* **Source material**
┌──

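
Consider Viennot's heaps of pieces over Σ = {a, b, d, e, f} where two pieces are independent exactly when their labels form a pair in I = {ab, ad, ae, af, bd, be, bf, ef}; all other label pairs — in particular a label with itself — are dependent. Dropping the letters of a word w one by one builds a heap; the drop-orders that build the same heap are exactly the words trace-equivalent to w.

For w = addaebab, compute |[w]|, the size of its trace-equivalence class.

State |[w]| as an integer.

560

0(a) covers ∅
1(d) covers ∅
2(d) covers 1:d
3(a) covers 0:a
4(e) covers 2:d
5(b) covers ∅
6(a) covers 3:a
7(b) covers 5:b
floor of heap: 0:a, 1:d, 5:b
completions by unplaced set U, small U first (add the entries for U minus each lowest piece of U):
  |U|=1: {4}:1  {6}:1  {7}:1
  |U|=2: {2,4}:1  {3,6}:1  {4,6}:2  {4,7}:2  {5,7}:1  {6,7}:2
  |U|=3: {0,3,6}:1  {1,2,4}:1  {2,4,6}:3  {2,4,7}:3  {3,4,6}:3  {3,6,7}:3  {4,5,7}:3  {4,6,7}:6  {5,6,7}:3
  |U|=4: {0,3,4,6}:4  {0,3,6,7}:4  {1,2,4,6}:4  {1,2,4,7}:4  {2,3,4,6}:6  {2,4,5,7}:6  {2,4,6,7}:12  {3,4,6,7}:12  {3,5,6,7}:6  {4,5,6,7}:12
  |U|=5: {0,2,3,4,6}:10  {0,3,4,6,7}:20  {0,3,5,6,7}:10  {1,2,3,4,6}:10  {1,2,4,5,7}:10  {1,2,4,6,7}:20  {2,3,4,6,7}:30  {2,4,5,6,7}:30  {3,4,5,6,7}:30
  |U|=6: {0,1,2,3,4,6}:20  {0,2,3,4,6,7}:60  {0,3,4,5,6,7}:60  {1,2,3,4,6,7}:60  {1,2,4,5,6,7}:60  {2,3,4,5,6,7}:90
  start at 0(a): 210
  start at 1(d): 210
  start at 5(b): 140
sum over floor = 560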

└──

* **Directions for this task**
Show me every line in the data above that includes "trace".

* **Expected output**
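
Consider Viennot's heaps of pieces over Σ = {a, b, d, e, f} where two pieces are independent exactly when their labels form a pair in I = {ab, ad, ae, af, bd, be, bf, ef}; all other label pairs — in particular a label with itself — are dependent. Dropping the letters of a word w one by one builds a heap; the drop-orders that build the same heap are exactly the words trace-equivalent to w.
For w = addaebab, compute |[w]|, the size of its trace-equivalence class.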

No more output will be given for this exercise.